◆ **Assigned task**
Output the line that contains "- Lab M: first" and every line after it to the end of the entries, with nothing added or left out.

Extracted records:

****************************************

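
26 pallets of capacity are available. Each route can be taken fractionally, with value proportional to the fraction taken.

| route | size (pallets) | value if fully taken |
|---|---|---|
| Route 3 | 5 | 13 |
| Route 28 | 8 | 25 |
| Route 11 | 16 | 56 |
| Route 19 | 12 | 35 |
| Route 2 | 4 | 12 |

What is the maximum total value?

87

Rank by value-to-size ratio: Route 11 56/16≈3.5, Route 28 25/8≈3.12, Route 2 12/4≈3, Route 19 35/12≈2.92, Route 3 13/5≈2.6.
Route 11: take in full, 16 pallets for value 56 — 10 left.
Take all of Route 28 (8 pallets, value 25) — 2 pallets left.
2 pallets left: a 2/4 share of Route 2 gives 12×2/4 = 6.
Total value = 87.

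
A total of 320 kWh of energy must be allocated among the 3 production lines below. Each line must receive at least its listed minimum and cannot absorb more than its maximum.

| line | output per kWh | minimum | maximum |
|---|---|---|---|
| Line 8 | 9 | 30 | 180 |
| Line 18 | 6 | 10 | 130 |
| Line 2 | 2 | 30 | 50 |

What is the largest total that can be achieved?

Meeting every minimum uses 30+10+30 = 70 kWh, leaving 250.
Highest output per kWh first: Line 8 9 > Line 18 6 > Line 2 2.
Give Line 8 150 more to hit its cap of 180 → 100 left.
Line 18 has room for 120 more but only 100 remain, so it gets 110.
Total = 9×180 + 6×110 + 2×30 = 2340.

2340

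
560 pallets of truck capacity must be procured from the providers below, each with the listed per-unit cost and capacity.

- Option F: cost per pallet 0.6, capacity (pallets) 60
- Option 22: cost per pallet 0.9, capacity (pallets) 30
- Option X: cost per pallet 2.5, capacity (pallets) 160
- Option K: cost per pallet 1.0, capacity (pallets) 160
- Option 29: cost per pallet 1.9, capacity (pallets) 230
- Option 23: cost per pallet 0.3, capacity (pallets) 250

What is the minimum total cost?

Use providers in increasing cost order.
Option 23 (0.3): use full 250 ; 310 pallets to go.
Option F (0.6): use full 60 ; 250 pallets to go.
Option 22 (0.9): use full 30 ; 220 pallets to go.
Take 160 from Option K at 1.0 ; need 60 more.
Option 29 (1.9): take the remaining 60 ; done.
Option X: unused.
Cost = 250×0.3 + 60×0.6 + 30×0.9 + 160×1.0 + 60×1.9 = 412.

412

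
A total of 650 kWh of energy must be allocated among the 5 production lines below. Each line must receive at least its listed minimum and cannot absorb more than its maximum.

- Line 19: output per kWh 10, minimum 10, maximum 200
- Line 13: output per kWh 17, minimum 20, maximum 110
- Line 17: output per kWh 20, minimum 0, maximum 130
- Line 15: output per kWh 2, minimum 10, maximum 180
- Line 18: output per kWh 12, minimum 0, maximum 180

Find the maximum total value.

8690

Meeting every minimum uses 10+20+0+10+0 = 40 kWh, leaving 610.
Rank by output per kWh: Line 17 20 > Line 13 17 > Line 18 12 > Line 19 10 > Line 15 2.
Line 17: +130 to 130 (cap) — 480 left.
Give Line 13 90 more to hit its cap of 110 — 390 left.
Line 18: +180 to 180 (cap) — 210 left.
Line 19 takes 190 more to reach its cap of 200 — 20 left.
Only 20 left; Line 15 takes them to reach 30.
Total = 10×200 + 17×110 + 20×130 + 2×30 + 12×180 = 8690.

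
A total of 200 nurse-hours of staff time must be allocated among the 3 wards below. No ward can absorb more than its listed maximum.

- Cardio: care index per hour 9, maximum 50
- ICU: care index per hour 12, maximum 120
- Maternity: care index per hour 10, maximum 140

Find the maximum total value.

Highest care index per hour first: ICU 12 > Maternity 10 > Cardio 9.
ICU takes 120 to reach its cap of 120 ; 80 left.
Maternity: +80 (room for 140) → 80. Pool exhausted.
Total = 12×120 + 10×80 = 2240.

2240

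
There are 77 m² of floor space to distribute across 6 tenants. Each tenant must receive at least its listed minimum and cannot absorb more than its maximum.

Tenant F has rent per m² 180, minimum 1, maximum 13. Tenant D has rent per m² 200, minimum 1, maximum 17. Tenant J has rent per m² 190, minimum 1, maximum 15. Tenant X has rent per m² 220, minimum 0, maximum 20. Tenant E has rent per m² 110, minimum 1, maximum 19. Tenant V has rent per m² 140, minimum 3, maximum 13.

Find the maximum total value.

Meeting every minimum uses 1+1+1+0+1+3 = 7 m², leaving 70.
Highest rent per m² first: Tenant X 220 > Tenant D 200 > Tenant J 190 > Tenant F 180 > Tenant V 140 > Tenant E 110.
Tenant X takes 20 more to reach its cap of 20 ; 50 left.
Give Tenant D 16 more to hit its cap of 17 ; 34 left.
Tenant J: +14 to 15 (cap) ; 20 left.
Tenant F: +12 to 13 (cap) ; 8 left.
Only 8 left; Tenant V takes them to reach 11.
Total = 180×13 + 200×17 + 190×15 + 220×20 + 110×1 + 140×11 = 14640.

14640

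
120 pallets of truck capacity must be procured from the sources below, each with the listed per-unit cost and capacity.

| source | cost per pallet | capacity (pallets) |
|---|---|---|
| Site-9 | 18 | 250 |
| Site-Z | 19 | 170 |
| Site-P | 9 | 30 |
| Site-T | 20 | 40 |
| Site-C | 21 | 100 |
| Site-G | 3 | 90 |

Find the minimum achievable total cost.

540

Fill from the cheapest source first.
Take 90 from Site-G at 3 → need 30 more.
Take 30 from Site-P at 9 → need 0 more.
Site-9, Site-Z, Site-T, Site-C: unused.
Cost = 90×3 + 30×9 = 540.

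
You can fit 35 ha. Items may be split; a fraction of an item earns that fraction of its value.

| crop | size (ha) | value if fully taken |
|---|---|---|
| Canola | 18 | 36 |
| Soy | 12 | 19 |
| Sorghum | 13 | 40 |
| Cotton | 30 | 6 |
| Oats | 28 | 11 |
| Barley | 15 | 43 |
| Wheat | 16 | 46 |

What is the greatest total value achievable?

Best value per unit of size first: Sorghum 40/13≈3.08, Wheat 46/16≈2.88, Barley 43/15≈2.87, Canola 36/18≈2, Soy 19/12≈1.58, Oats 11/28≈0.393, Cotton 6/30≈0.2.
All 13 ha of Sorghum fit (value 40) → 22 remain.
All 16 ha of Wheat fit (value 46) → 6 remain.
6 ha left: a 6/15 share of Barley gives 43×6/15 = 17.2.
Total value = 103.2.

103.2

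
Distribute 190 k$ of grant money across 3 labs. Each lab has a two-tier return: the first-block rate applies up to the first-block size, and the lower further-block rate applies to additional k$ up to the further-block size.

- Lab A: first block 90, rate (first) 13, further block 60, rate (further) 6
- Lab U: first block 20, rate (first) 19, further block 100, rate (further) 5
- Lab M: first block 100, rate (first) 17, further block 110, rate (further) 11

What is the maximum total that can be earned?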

****************************************

◆ **Response for this exercise**
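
- Lab M: first block 100, rate (first) 17, further block 110, rate (further) 11

What is the maximum total that can be earned?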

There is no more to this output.